— Your objective —
Please repeat each entry. Match every word exactly.

[Stored data]

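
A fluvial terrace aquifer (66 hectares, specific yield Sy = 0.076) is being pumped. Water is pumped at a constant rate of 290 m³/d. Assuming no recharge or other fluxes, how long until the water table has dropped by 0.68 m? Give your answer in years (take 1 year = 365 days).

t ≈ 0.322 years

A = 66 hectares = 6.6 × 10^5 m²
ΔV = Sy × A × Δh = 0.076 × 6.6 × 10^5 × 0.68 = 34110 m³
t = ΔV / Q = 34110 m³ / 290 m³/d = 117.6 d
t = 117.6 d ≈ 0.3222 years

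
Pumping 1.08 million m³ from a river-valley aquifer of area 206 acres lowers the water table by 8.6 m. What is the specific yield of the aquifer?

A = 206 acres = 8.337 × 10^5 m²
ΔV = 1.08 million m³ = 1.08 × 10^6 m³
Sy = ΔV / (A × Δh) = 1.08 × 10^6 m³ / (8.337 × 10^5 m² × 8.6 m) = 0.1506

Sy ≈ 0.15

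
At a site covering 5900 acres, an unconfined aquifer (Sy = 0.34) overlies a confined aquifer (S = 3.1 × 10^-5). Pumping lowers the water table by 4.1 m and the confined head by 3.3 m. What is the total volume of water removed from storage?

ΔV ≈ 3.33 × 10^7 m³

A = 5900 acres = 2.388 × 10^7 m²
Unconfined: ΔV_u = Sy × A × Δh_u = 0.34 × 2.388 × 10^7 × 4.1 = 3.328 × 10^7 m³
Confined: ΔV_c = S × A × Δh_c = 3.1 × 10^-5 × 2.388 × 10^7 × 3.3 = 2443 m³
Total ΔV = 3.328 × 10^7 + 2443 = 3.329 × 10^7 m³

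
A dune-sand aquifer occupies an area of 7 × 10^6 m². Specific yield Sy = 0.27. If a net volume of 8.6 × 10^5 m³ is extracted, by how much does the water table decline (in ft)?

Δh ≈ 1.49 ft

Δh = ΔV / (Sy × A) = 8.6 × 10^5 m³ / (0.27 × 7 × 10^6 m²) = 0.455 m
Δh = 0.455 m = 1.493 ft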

— Answer to the exercise —
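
A fluvial terrace aquifer (66 hectares, specific yield Sy = 0.076) is being pumped. Water is pumped at a constant rate of 290 m³/d. Assuming no recharge or other fluxes, how long until the water table has dropped by 0.68 m? Give your answer in years (take 1 year = 365 days).

t ≈ 0.322 years

A = 66 hectares = 6.6 × 10^5 m²
ΔV = Sy × A × Δh = 0.076 × 6.6 × 10^5 × 0.68 = 34110 m³
t = ΔV / Q = 34110 m³ / 290 m³/d = 117.6 d
t = 117.6 d ≈ 0.3222 years

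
Pumping 1.08 million m³ from a river-valley aquifer of area 206 acres lowers the water table by 8.6 m. What is the specific yield of the aquifer?

A = 206 acres = 8.337 × 10^5 m²
ΔV = 1.08 million m³ = 1.08 × 10^6 m³
Sy = ΔV / (A × Δh) = 1.08 × 10^6 m³ / (8.337 × 10^5 m² × 8.6 m) = 0.1506

Sy ≈ 0.15

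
At a site covering 5900 acres, an unconfined aquifer (Sy = 0.34) overlies a confined aquifer (S = 3.1 × 10^-5). Pumping lowers the water table by 4.1 m and the confined head by 3.3 m. What is the total volume of water removed from storage?

ΔV ≈ 3.33 × 10^7 m³

A = 5900 acres = 2.388 × 10^7 m²
Unconfined: ΔV_u = Sy × A × Δh_u = 0.34 × 2.388 × 10^7 × 4.1 = 3.328 × 10^7 m³
Confined: ΔV_c = S × A × Δh_c = 3.1 × 10^-5 × 2.388 × 10^7 × 3.3 = 2443 m³
Total ΔV = 3.328 × 10^7 + 2443 = 3.329 × 10^7 m³

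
A dune-sand aquifer occupies an area of 7 × 10^6 m². Specific yield Sy = 0.27. If a net volume of 8.6 × 10^5 m³ is extracted, by how much does the water table decline (in ft)?

Δh ≈ 1.49 ft

Δh = ΔV / (Sy × A) = 8.6 × 10^5 m³ / (0.27 × 7 × 10^6 m²) = 0.455 m
Δh = 0.455 m = 1.493 ft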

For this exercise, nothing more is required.